Stored data entries

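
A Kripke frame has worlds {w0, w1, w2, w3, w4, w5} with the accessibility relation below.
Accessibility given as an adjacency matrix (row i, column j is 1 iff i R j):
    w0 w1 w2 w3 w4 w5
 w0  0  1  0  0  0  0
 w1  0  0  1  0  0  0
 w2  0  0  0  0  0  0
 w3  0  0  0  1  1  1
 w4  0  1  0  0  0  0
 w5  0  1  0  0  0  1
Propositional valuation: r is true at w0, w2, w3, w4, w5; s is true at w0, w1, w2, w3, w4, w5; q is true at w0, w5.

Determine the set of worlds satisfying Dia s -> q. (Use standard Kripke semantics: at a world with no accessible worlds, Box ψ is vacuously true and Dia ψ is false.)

w0, w2, w5

Let φ = Dia s -> q. Evaluate φ at each world:
  w0 (successors {w1}): φ is true.
  w1 (successors {w2}): φ is false.
  w2 (successors ∅): φ is true.
  w3 (successors {w3, w4, w5}): φ is false.
  w4 (successors {w1}): φ is false.
  w5 (successors {w1, w5}): φ is true.
For instance, at w4:
  At w4: Dia s is true, q is false, so Dia s -> q is false.
    At w4: Dia s requires s at some successor in {w1}.
      s holds at w1, so Dia s is true at w4.
Satisfying worlds: {w0, w2, w5}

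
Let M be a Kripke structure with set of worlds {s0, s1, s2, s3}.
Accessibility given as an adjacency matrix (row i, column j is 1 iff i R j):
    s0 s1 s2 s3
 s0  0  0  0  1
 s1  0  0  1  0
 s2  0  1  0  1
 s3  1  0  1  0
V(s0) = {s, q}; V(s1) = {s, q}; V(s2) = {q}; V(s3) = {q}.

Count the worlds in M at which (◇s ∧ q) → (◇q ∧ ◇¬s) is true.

Let φ = (◇s ∧ q) → (◇q ∧ ◇¬s). Evaluate φ at each world:
  s0 (successors {s3}): φ is true.
  s1 (successors {s2}): φ is true.
  s2 (successors {s1, s3}): φ is true.
  s3 (successors {s0, s2}): φ is true.
For instance, at s2:
  At s2: ◇s ∧ q is true, ◇q ∧ ◇¬s is true, so (◇s ∧ q) → (◇q ∧ ◇¬s) is true.
    At s2: ◇s is true, q is true, so ◇s ∧ q is true.
      At s2: ◇s requires s at some successor in {s1, s3}.
        s holds at s1, so ◇s is true at s2.
    At s2: ◇q is true, ◇¬s is true, so ◇q ∧ ◇¬s is true.
      At s2: ◇q requires q at some successor in {s1, s3}.
        q holds at s1, so ◇q is true at s2.
      At s2: ◇¬s requires ¬s at some successor in {s1, s3}.
        ¬s holds at s3, so ◇¬s is true at s2.
Satisfying worlds: {s0, s1, s2, s3}

4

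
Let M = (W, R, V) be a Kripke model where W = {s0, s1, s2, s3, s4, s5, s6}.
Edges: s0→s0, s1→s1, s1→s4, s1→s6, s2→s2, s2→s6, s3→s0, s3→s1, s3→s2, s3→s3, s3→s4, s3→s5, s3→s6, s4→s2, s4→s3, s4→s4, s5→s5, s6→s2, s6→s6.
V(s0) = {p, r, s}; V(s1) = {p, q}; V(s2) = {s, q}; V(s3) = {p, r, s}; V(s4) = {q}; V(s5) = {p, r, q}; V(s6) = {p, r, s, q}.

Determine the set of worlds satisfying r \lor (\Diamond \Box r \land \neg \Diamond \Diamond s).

Let φ = r \lor (\Diamond \Box r \land \neg \Diamond \Diamond s). Evaluate φ at each world:
  s0 (successors {s0}): φ is true.
  s1 (successors {s1, s4, s6}): φ is false.
  s2 (successors {s2, s6}): φ is false.
  s3 (successors {s0, s1, s2, s3, s4, s5, s6}): φ is true.
  s4 (successors {s2, s3, s4}): φ is false.
  s5 (successors {s5}): φ is true.
  s6 (successors {s2, s6}): φ is true.
For instance, at s4:
  At s4: r is false, \Diamond \Box r \land \neg \Diamond \Diamond s is false, so r \lor (\Diamond \Box r \land \neg \Diamond \Diamond s) is false.
    At s4: \Diamond \Box r is false, \neg \Diamond \Diamond s is false, so \Diamond \Box r \land \neg \Diamond \Diamond s is false.
      At s4: \Diamond \Box r requires \Box r at some successor in {s2, s3, s4}.
        At s2: \Box r is false.
        At s3: \Box r is false.
        At s4: \Box r is false.
      So \Diamond \Box r is false at s4.
      At s4: \Diamond \Diamond s is true, so \neg \Diamond \Diamond s is false.
Satisfying worlds: {s0, s3, s5, s6}

s0, s3, s5, s6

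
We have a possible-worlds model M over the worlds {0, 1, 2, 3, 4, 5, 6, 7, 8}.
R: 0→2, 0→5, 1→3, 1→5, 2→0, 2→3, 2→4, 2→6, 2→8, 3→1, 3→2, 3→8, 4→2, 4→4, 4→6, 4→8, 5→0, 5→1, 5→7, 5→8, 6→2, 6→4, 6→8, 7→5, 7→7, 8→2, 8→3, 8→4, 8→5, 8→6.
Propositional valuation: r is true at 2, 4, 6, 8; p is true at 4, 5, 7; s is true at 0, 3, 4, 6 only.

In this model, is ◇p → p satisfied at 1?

No

At 1: ◇p is true, p is false, so ◇p → p is false.
  At 1: ◇p requires p at some successor in {3, 5}.
    p holds at 5, so ◇p is true at 1.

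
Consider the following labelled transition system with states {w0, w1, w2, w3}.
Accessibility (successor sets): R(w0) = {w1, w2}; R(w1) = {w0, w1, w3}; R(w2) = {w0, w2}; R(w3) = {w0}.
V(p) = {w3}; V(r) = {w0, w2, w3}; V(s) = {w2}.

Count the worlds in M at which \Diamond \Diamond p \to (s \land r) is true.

Recall that \Diamond ψ holds at a world iff ψ holds at some accessible world.
Let φ = \Diamond \Diamond p \to (s \land r). Evaluate φ at each world:
  w0 (successors {w1, w2}): φ is false.
  w1 (successors {w0, w1, w3}): φ is false.
  w2 (successors {w0, w2}): φ is true.
  w3 (successors {w0}): φ is true.
For instance, at w0:
  At w0: \Diamond \Diamond p is true, s \land r is false, so \Diamond \Diamond p \to (s \land r) is false.
    At w0: \Diamond \Diamond p requires \Diamond p at some successor in {w1, w2}.
      \Diamond p holds at w1, so \Diamond \Diamond p is true at w0.
Satisfying worlds: {w2, w3}

2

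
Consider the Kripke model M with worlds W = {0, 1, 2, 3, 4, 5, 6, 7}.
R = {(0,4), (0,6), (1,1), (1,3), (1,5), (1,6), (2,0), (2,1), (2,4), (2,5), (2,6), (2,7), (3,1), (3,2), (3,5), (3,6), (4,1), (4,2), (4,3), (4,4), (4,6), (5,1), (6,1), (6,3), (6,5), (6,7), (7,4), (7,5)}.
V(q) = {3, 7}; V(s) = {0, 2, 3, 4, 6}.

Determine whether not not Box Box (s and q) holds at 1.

No

Recall that Box ψ holds at a world iff ψ holds at every accessible world, and Dia ψ holds iff ψ holds at some accessible world.
At 1: not Box Box (s and q) is true, so not not Box Box (s and q) is false.
  At 1: Box Box (s and q) is false, so not Box Box (s and q) is true.
    At 1: Box Box (s and q) requires Box (s and q) at every successor {1, 3, 5, 6}.
      Box (s and q) fails at 1, so Box Box (s and q) is false at 1.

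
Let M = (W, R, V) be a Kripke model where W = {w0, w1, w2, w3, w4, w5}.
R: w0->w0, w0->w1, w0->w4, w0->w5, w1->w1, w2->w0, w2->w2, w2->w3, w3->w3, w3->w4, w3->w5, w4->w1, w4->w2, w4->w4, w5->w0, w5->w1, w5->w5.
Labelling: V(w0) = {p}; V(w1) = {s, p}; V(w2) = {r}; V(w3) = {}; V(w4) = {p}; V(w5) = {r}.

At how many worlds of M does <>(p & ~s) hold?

5

Let φ = <>(p & ~s). Evaluate φ at each world:
  w0 (successors {w0, w1, w4, w5}): φ is true.
  w1 (successors {w1}): φ is false.
  w2 (successors {w0, w2, w3}): φ is true.
  w3 (successors {w3, w4, w5}): φ is true.
  w4 (successors {w1, w2, w4}): φ is true.
  w5 (successors {w0, w1, w5}): φ is true.
For instance, at w4:
  At w4: <>(p & ~s) requires p & ~s at some successor in {w1, w2, w4}.
    p & ~s holds at w4, so <>(p & ~s) is true at w4.
Satisfying worlds: {w0, w2, w3, w4, w5}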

REQUIRED WORK |
Word for word, restate the lines of the data above that fall between the line holding "s5→s5, s6→s2, s6→s6." and the line holding "We have a possible-worlds", inclusive, and no other lines.

ANSWER TO THIS PROBLEM |
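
Edges: s0→s0, s1→s1, s1→s4, s1→s6, s2→s2, s2→s6, s3→s0, s3→s1, s3→s2, s3→s3, s3→s4, s3→s5, s3→s6, s4→s2, s4→s3, s4→s4, s5→s5, s6→s2, s6→s6.
V(s0) = {p, r, s}; V(s1) = {p, q}; V(s2) = {s, q}; V(s3) = {p, r, s}; V(s4) = {q}; V(s5) = {p, r, q}; V(s6) = {p, r, s, q}.

Determine the set of worlds satisfying r \lor (\Diamond \Box r \land \neg \Diamond \Diamond s).

Let φ = r \lor (\Diamond \Box r \land \neg \Diamond \Diamond s). Evaluate φ at each world:
  s0 (successors {s0}): φ is true.
  s1 (successors {s1, s4, s6}): φ is false.
  s2 (successors {s2, s6}): φ is false.
  s3 (successors {s0, s1, s2, s3, s4, s5, s6}): φ is true.
  s4 (successors {s2, s3, s4}): φ is false.
  s5 (successors {s5}): φ is true.
  s6 (successors {s2, s6}): φ is true.
For instance, at s4:
  At s4: r is false, \Diamond \Box r \land \neg \Diamond \Diamond s is false, so r \lor (\Diamond \Box r \land \neg \Diamond \Diamond s) is false.
    At s4: \Diamond \Box r is false, \neg \Diamond \Diamond s is false, so \Diamond \Box r \land \neg \Diamond \Diamond s is false.
      At s4: \Diamond \Box r requires \Box r at some successor in {s2, s3, s4}.
        At s2: \Box r is false.
        At s3: \Box r is false.
        At s4: \Box r is false.
      So \Diamond \Box r is false at s4.
      At s4: \Diamond \Diamond s is true, so \neg \Diamond \Diamond s is false.
Satisfying worlds: {s0, s3, s5, s6}

s0, s3, s5, s6

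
We have a possible-worlds model M over the worlds {0, 1, 2, 3, 4, 5, 6, 7, 8}.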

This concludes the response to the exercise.